RECORDS SHOWN>
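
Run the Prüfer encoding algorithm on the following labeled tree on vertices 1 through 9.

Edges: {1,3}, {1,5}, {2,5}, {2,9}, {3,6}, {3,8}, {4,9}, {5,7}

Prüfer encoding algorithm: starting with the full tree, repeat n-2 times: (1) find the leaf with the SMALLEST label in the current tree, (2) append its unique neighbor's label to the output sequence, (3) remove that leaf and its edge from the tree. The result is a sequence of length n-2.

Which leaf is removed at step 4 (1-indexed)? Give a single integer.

Answer: 8

Derivation:
Step 1: current leaves = {4,6,7,8}. Remove leaf 4 (neighbor: 9).
Step 2: current leaves = {6,7,8,9}. Remove leaf 6 (neighbor: 3).
Step 3: current leaves = {7,8,9}. Remove leaf 7 (neighbor: 5).
Step 4: current leaves = {8,9}. Remove leaf 8 (neighbor: 3).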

THE TASK>
Your task is to copy every line of the entries that contains the string "Prüfer".

ANSWER TO THIS TASK>
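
Run the Prüfer encoding algorithm on the following labeled tree on vertices 1 through 9.
Prüfer encoding algorithm: starting with the full tree, repeat n-2 times: (1) find the leaf with the SMALLEST label in the current tree, (2) append its unique neighbor's label to the output sequence, (3) remove that leaf and its edge from the tree. The result is a sequence of length n-2.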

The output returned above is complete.